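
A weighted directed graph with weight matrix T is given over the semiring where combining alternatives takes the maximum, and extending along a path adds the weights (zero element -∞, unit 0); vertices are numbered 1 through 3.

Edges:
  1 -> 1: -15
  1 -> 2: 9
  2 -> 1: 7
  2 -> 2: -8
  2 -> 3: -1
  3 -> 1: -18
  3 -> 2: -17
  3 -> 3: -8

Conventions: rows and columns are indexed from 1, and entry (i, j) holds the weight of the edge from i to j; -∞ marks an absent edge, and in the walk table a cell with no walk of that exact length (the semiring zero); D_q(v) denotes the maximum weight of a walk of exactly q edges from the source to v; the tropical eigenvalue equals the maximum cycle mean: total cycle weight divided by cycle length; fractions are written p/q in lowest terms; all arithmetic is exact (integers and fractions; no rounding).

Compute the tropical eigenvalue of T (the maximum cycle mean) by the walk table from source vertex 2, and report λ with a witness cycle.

q=0: [-∞, 0, -∞]
q=1: [7, -8, -1]
q=2: [-1, 16, -9]
q=3: [23, 8, 15]
Optimal cycle mean attained by: cycle 1->2->1, total 9 + 7, length 2.
Answer: λ = 8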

:::

*TASK PROMPT*:
Write the whole listing out again, exactly as it appears above.

*ANSWER TO THIS PROBLEM*:
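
A weighted directed graph with weight matrix T is given over the semiring where combining alternatives takes the maximum, and extending along a path adds the weights (zero element -∞, unit 0); vertices are numbered 1 through 3.

Edges:
  1 -> 1: -15
  1 -> 2: 9
  2 -> 1: 7
  2 -> 2: -8
  2 -> 3: -1
  3 -> 1: -18
  3 -> 2: -17
  3 -> 3: -8

Conventions: rows and columns are indexed from 1, and entry (i, j) holds the weight of the edge from i to j; -∞ marks an absent edge, and in the walk table a cell with no walk of that exact length (the semiring zero); D_q(v) denotes the maximum weight of a walk of exactly q edges from the source to v; the tropical eigenvalue equals the maximum cycle mean: total cycle weight divided by cycle length; fractions are written p/q in lowest terms; all arithmetic is exact (integers and fractions; no rounding).

Compute the tropical eigenvalue of T (the maximum cycle mean) by the walk table from source vertex 2, and report λ with a witness cycle.

q=0: [-∞, 0, -∞]
q=1: [7, -8, -1]
q=2: [-1, 16, -9]
q=3: [23, 8, 15]
Optimal cycle mean attained by: cycle 1->2->1, total 9 + 7, length 2.
Answer: λ = 8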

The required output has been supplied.